====== Study material ======

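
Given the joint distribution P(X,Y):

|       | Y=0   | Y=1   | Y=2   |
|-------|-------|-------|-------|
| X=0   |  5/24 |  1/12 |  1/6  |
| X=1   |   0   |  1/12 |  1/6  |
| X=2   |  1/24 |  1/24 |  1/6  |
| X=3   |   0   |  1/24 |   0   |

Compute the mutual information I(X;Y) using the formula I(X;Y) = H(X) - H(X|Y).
0.2723 bits

I(X;Y) = H(X) - H(X|Y)

Marginal of X (row sums):
  P(X=0) = 5/24 + 1/12 + 1/6 = 11/24
  P(X=1) = 0 + 1/12 + 1/6 = 1/4
  P(X=2) = 1/24 + 1/24 + 1/6 = 1/4
  P(X=3) = 0 + 1/24 + 0 = 1/24
H(X) = -[(11/24)·log₂(11/24) + (1/4)·log₂(1/4) + (1/4)·log₂(1/4) + (1/24)·log₂(1/24)]
  = 0.5159 + 0.5000 + 0.5000 + 0.1910 = 1.7069 bits

Marginal of Y (column sums):
  P(Y=0) = 5/24 + 0 + 1/24 + 0 = 1/4
  P(Y=1) = 1/12 + 1/12 + 1/24 + 1/24 = 1/4
  P(Y=2) = 1/6 + 1/6 + 1/6 + 0 = 1/2
H(X|Y) = Σ_y P(y)·H(X|Y=y):
  Y=0: P(Y=0) = 1/4, P(X|Y=0) = (5/6, 0, 1/6, 0) → H(X|Y=0) = 0.6500
  Y=1: P(Y=1) = 1/4, P(X|Y=1) = (1/3, 1/3, 1/6, 1/6) → H(X|Y=1) = 1.9183
  Y=2: P(Y=2) = 1/2, P(X|Y=2) = (1/3, 1/3, 1/3, 0) → H(X|Y=2) = 1.5850
H(X|Y) = (1/4)·0.6500 + (1/4)·1.9183 + (1/2)·1.5850 = 1.4346 bits

I(X;Y) = H(X) - H(X|Y) = 1.7069 - 1.4346 = 0.2723 bits

Cross-check via I(X;Y) = H(X) + H(Y) - H(X,Y): computing H(Y) from the column sums and H(X,Y) from the 12 cells in the same way gives H(Y) = 1.5000 bits and H(X,Y) = 2.9346 bits, so
I(X;Y) = 1.7069 + 1.5000 - 2.9346 = 0.2723 bits ✓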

======

# The problem
The reply should be a precise retyping of all the data.

# Answer to this task
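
Given the joint distribution P(X,Y):

|       | Y=0   | Y=1   | Y=2   |
|-------|-------|-------|-------|
| X=0   |  5/24 |  1/12 |  1/6  |
| X=1   |   0   |  1/12 |  1/6  |
| X=2   |  1/24 |  1/24 |  1/6  |
| X=3   |   0   |  1/24 |   0   |

Compute the mutual information I(X;Y) using the formula I(X;Y) = H(X) - H(X|Y).
0.2723 bits

I(X;Y) = H(X) - H(X|Y)

Marginal of X (row sums):
  P(X=0) = 5/24 + 1/12 + 1/6 = 11/24
  P(X=1) = 0 + 1/12 + 1/6 = 1/4
  P(X=2) = 1/24 + 1/24 + 1/6 = 1/4
  P(X=3) = 0 + 1/24 + 0 = 1/24
H(X) = -[(11/24)·log₂(11/24) + (1/4)·log₂(1/4) + (1/4)·log₂(1/4) + (1/24)·log₂(1/24)]
  = 0.5159 + 0.5000 + 0.5000 + 0.1910 = 1.7069 bits

Marginal of Y (column sums):
  P(Y=0) = 5/24 + 0 + 1/24 + 0 = 1/4
  P(Y=1) = 1/12 + 1/12 + 1/24 + 1/24 = 1/4
  P(Y=2) = 1/6 + 1/6 + 1/6 + 0 = 1/2
H(X|Y) = Σ_y P(y)·H(X|Y=y):
  Y=0: P(Y=0) = 1/4, P(X|Y=0) = (5/6, 0, 1/6, 0) → H(X|Y=0) = 0.6500
  Y=1: P(Y=1) = 1/4, P(X|Y=1) = (1/3, 1/3, 1/6, 1/6) → H(X|Y=1) = 1.9183
  Y=2: P(Y=2) = 1/2, P(X|Y=2) = (1/3, 1/3, 1/3, 0) → H(X|Y=2) = 1.5850
H(X|Y) = (1/4)·0.6500 + (1/4)·1.9183 + (1/2)·1.5850 = 1.4346 bits

I(X;Y) = H(X) - H(X|Y) = 1.7069 - 1.4346 = 0.2723 bits

Cross-check via I(X;Y) = H(X) + H(Y) - H(X,Y): computing H(Y) from the column sums and H(X,Y) from the 12 cells in the same way gives H(Y) = 1.5000 bits and H(X,Y) = 2.9346 bits, so
I(X;Y) = 1.7069 + 1.5000 - 2.9346 = 0.2723 bits ✓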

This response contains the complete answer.